● Prompt:
A complete transcription of the material, exact in every line, is what is wanted.

● Stored data:
┄┄┄┄┄┄

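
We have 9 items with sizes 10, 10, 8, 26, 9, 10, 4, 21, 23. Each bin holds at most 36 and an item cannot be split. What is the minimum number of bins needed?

4

Total = 26 + 23 + 21 + 10 + 10 + 10 + 9 + 8 + 4 = 121.
Lower bound: ⌈121/36⌉ = 4 bins.
A packing using 4 bins:
  bin 1: 26 + 10 = 36
  bin 2: 23 + 10 = 33
  bin 3: 21 + 10 + 4 = 35
  bin 4: 9 + 8 = 17
This matches the lower bound, so 4 is optimal.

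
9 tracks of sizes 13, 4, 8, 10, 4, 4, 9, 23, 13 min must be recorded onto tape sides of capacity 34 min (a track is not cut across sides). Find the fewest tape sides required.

3

Total = 23 + 13 + 13 + 10 + 9 + 8 + 4 + 4 + 4 = 88 min.
Lower bound: ⌈88/34⌉ = 3 tape sides.
A packing using 3 tape sides:
  side 1: 23 + 10 = 33
  side 2: 13 + 13 + 8 = 34
  side 3: 9 + 4 + 4 + 4 = 21
This matches the lower bound, so 3 is optimal.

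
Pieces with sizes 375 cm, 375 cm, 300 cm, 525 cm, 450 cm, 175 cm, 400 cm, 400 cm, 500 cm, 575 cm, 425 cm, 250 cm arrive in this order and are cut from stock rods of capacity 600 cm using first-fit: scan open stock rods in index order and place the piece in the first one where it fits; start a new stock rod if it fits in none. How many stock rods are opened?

  375 → stock rod 1 (new)  [load 375/600]
  375 → stock rod 2 (new)  [load 375/600]
  300 → stock rod 3 (new)  [load 300/600]
  525 → stock rod 4 (new)  [load 525/600]
  450 → stock rod 5 (new)  [load 450/600]
  175 → stock rod 1  [load 550/600]
  400 → stock rod 6 (new)  [load 400/600]
  400 → stock rod 7 (new)  [load 400/600]
  500 → stock rod 8 (new)  [load 500/600]
  575 → stock rod 9 (new)  [load 575/600]
  425 → stock rod 10 (new)  [load 425/600]
  250 → stock rod 3  [load 550/600]
10 stock rods opened.

10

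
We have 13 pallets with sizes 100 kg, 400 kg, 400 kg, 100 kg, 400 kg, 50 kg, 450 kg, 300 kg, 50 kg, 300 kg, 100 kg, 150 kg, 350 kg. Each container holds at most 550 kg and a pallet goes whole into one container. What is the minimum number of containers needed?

Total = 450 + 400 + 400 + 400 + 350 + 300 + 300 + 150 + 100 + 100 + 100 + 50 + 50 = 3150 kg.
Lower bound: ⌈3150/550⌉ = 6 containers.
Also, 7 pallets each exceed 275 kg, and no two of those can share a container, so at least 7 containers are needed.
A packing using 7 containers:
  container 1: 450 + 100 = 550
  container 2: 400 + 150 = 550
  container 3: 400 + 100 + 50 = 550
  container 4: 400 + 100 + 50 = 550
  container 5: 350 = 350
  container 6: 300 = 300
  container 7: 300 = 300
This matches the lower bound, so 7 is optimal.

7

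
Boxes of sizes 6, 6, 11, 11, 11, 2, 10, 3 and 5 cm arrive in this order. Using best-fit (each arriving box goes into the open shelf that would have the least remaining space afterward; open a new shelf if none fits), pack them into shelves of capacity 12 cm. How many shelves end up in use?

  6 → shelf 1 (new)  [load 6/12]
  6 → shelf 1  [load 12/12]
  11 → shelf 2 (new)  [load 11/12]
  11 → shelf 3 (new)  [load 11/12]
  11 → shelf 4 (new)  [load 11/12]
  2 → shelf 5 (new)  [load 2/12]
  10 → shelf 5  [load 12/12]
  3 → shelf 6 (new)  [load 3/12]
  5 → shelf 6  [load 8/12]
6 shelves opened.

6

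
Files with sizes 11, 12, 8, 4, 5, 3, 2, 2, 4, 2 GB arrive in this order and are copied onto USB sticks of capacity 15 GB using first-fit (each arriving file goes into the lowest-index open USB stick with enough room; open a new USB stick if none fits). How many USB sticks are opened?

4

  11 → USB stick 1 (new)  [load 11/15]
  12 → USB stick 2 (new)  [load 12/15]
  8 → USB stick 3 (new)  [load 8/15]
  4 → USB stick 1  [load 15/15]
  5 → USB stick 3  [load 13/15]
  3 → USB stick 2  [load 15/15]
  2 → USB stick 3  [load 15/15]
  2 → USB stick 4 (new)  [load 2/15]
  4 → USB stick 4  [load 6/15]
  2 → USB stick 4  [load 8/15]
4 USB sticks opened.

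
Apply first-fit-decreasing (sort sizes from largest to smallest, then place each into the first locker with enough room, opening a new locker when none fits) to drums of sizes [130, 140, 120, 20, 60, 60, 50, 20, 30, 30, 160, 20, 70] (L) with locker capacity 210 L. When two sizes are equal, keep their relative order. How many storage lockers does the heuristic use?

5

Sorted descending: 160, 140, 130, 120, 70, 60, 60, 50, 30, 30, 20, 20, 20.
  160 → locker 1 (new)  [load 160/210]
  140 → locker 2 (new)  [load 140/210]
  130 → locker 3 (new)  [load 130/210]
  120 → locker 4 (new)  [load 120/210]
  70 → locker 2  [load 210/210]
  60 → locker 3  [load 190/210]
  60 → locker 4  [load 180/210]
  50 → locker 1  [load 210/210]
  30 → locker 4  [load 210/210]
  30 → locker 5 (new)  [load 30/210]
  20 → locker 3  [load 210/210]
  20 → locker 5  [load 50/210]
  20 → locker 5  [load 70/210]
5 storage lockers opened.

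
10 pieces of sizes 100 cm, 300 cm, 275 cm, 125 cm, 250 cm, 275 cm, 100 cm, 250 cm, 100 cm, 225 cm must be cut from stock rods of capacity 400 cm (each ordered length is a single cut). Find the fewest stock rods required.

6

Total = 300 + 275 + 275 + 250 + 250 + 225 + 125 + 100 + 100 + 100 = 2000 cm.
Lower bound: ⌈2000/400⌉ = 5 stock rods.
Also, 6 pieces each exceed 200 cm, and no two of those can share a stock rod, so at least 6 stock rods are needed.
A packing using 6 stock rods:
  stock rod 1: 300 + 100 = 400
  stock rod 2: 275 + 125 = 400
  stock rod 3: 275 + 100 = 375
  stock rod 4: 250 + 100 = 350
  stock rod 5: 250 = 250
  stock rod 6: 225 = 225
This matches the lower bound, so 6 is optimal.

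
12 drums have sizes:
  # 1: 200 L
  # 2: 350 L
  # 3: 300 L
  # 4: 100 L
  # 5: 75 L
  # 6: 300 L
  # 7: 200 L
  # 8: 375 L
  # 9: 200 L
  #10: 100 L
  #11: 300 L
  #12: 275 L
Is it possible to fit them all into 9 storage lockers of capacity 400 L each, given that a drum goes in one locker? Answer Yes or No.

Yes

A valid assignment using 8 storage lockers:
  locker 1: 375 = 375
  locker 2: 350 = 350
  locker 3: 300 + 100 = 400
  locker 4: 300 + 100 = 400
  locker 5: 300 + 75 = 375
  locker 6: 275 = 275
  locker 7: 200 + 200 = 400
  locker 8: 200 = 200
That uses only 8 ≤ 9, so 9 storage lockers are enough.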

┄┄┄┄┄┄

● Task solution:
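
We have 9 items with sizes 10, 10, 8, 26, 9, 10, 4, 21, 23. Each bin holds at most 36 and an item cannot be split. What is the minimum number of bins needed?

4

Total = 26 + 23 + 21 + 10 + 10 + 10 + 9 + 8 + 4 = 121.
Lower bound: ⌈121/36⌉ = 4 bins.
A packing using 4 bins:
  bin 1: 26 + 10 = 36
  bin 2: 23 + 10 = 33
  bin 3: 21 + 10 + 4 = 35
  bin 4: 9 + 8 = 17
This matches the lower bound, so 4 is optimal.

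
9 tracks of sizes 13, 4, 8, 10, 4, 4, 9, 23, 13 min must be recorded onto tape sides of capacity 34 min (a track is not cut across sides). Find the fewest tape sides required.

3

Total = 23 + 13 + 13 + 10 + 9 + 8 + 4 + 4 + 4 = 88 min.
Lower bound: ⌈88/34⌉ = 3 tape sides.
A packing using 3 tape sides:
  side 1: 23 + 10 = 33
  side 2: 13 + 13 + 8 = 34
  side 3: 9 + 4 + 4 + 4 = 21
This matches the lower bound, so 3 is optimal.

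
Pieces with sizes 375 cm, 375 cm, 300 cm, 525 cm, 450 cm, 175 cm, 400 cm, 400 cm, 500 cm, 575 cm, 425 cm, 250 cm arrive in this order and are cut from stock rods of capacity 600 cm using first-fit: scan open stock rods in index order and place the piece in the first one where it fits; start a new stock rod if it fits in none. How many stock rods are opened?

  375 → stock rod 1 (new)  [load 375/600]
  375 → stock rod 2 (new)  [load 375/600]
  300 → stock rod 3 (new)  [load 300/600]
  525 → stock rod 4 (new)  [load 525/600]
  450 → stock rod 5 (new)  [load 450/600]
  175 → stock rod 1  [load 550/600]
  400 → stock rod 6 (new)  [load 400/600]
  400 → stock rod 7 (new)  [load 400/600]
  500 → stock rod 8 (new)  [load 500/600]
  575 → stock rod 9 (new)  [load 575/600]
  425 → stock rod 10 (new)  [load 425/600]
  250 → stock rod 3  [load 550/600]
10 stock rods opened.

10

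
We have 13 pallets with sizes 100 kg, 400 kg, 400 kg, 100 kg, 400 kg, 50 kg, 450 kg, 300 kg, 50 kg, 300 kg, 100 kg, 150 kg, 350 kg. Each container holds at most 550 kg and a pallet goes whole into one container. What is the minimum number of containers needed?

Total = 450 + 400 + 400 + 400 + 350 + 300 + 300 + 150 + 100 + 100 + 100 + 50 + 50 = 3150 kg.
Lower bound: ⌈3150/550⌉ = 6 containers.
Also, 7 pallets each exceed 275 kg, and no two of those can share a container, so at least 7 containers are needed.
A packing using 7 containers:
  container 1: 450 + 100 = 550
  container 2: 400 + 150 = 550
  container 3: 400 + 100 + 50 = 550
  container 4: 400 + 100 + 50 = 550
  container 5: 350 = 350
  container 6: 300 = 300
  container 7: 300 = 300
This matches the lower bound, so 7 is optimal.

7

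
Boxes of sizes 6, 6, 11, 11, 11, 2, 10, 3 and 5 cm arrive in this order. Using best-fit (each arriving box goes into the open shelf that would have the least remaining space afterward; open a new shelf if none fits), pack them into shelves of capacity 12 cm. How many shelves end up in use?

  6 → shelf 1 (new)  [load 6/12]
  6 → shelf 1  [load 12/12]
  11 → shelf 2 (new)  [load 11/12]
  11 → shelf 3 (new)  [load 11/12]
  11 → shelf 4 (new)  [load 11/12]
  2 → shelf 5 (new)  [load 2/12]
  10 → shelf 5  [load 12/12]
  3 → shelf 6 (new)  [load 3/12]
  5 → shelf 6  [load 8/12]
6 shelves opened.

6

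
Files with sizes 11, 12, 8, 4, 5, 3, 2, 2, 4, 2 GB arrive in this order and are copied onto USB sticks of capacity 15 GB using first-fit (each arriving file goes into the lowest-index open USB stick with enough room; open a new USB stick if none fits). How many USB sticks are opened?

4

  11 → USB stick 1 (new)  [load 11/15]
  12 → USB stick 2 (new)  [load 12/15]
  8 → USB stick 3 (new)  [load 8/15]
  4 → USB stick 1  [load 15/15]
  5 → USB stick 3  [load 13/15]
  3 → USB stick 2  [load 15/15]
  2 → USB stick 3  [load 15/15]
  2 → USB stick 4 (new)  [load 2/15]
  4 → USB stick 4  [load 6/15]
  2 → USB stick 4  [load 8/15]
4 USB sticks opened.

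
Apply first-fit-decreasing (sort sizes from largest to smallest, then place each into the first locker with enough room, opening a new locker when none fits) to drums of sizes [130, 140, 120, 20, 60, 60, 50, 20, 30, 30, 160, 20, 70] (L) with locker capacity 210 L. When two sizes are equal, keep their relative order. How many storage lockers does the heuristic use?

5

Sorted descending: 160, 140, 130, 120, 70, 60, 60, 50, 30, 30, 20, 20, 20.
  160 → locker 1 (new)  [load 160/210]
  140 → locker 2 (new)  [load 140/210]
  130 → locker 3 (new)  [load 130/210]
  120 → locker 4 (new)  [load 120/210]
  70 → locker 2  [load 210/210]
  60 → locker 3  [load 190/210]
  60 → locker 4  [load 180/210]
  50 → locker 1  [load 210/210]
  30 → locker 4  [load 210/210]
  30 → locker 5 (new)  [load 30/210]
  20 → locker 3  [load 210/210]
  20 → locker 5  [load 50/210]
  20 → locker 5  [load 70/210]
5 storage lockers opened.

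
10 pieces of sizes 100 cm, 300 cm, 275 cm, 125 cm, 250 cm, 275 cm, 100 cm, 250 cm, 100 cm, 225 cm must be cut from stock rods of capacity 400 cm (each ordered length is a single cut). Find the fewest stock rods required.

6

Total = 300 + 275 + 275 + 250 + 250 + 225 + 125 + 100 + 100 + 100 = 2000 cm.
Lower bound: ⌈2000/400⌉ = 5 stock rods.
Also, 6 pieces each exceed 200 cm, and no two of those can share a stock rod, so at least 6 stock rods are needed.
A packing using 6 stock rods:
  stock rod 1: 300 + 100 = 400
  stock rod 2: 275 + 125 = 400
  stock rod 3: 275 + 100 = 375
  stock rod 4: 250 + 100 = 350
  stock rod 5: 250 = 250
  stock rod 6: 225 = 225
This matches the lower bound, so 6 is optimal.

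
12 drums have sizes:
  # 1: 200 L
  # 2: 350 L
  # 3: 300 L
  # 4: 100 L
  # 5: 75 L
  # 6: 300 L
  # 7: 200 L
  # 8: 375 L
  # 9: 200 L
  #10: 100 L
  #11: 300 L
  #12: 275 L
Is it possible to fit them all into 9 storage lockers of capacity 400 L each, given that a drum goes in one locker? Answer Yes or No.

Yes

A valid assignment using 8 storage lockers:
  locker 1: 375 = 375
  locker 2: 350 = 350
  locker 3: 300 + 100 = 400
  locker 4: 300 + 100 = 400
  locker 5: 300 + 75 = 375
  locker 6: 275 = 275
  locker 7: 200 + 200 = 400
  locker 8: 200 = 200
That uses only 8 ≤ 9, so 9 storage lockers are enough.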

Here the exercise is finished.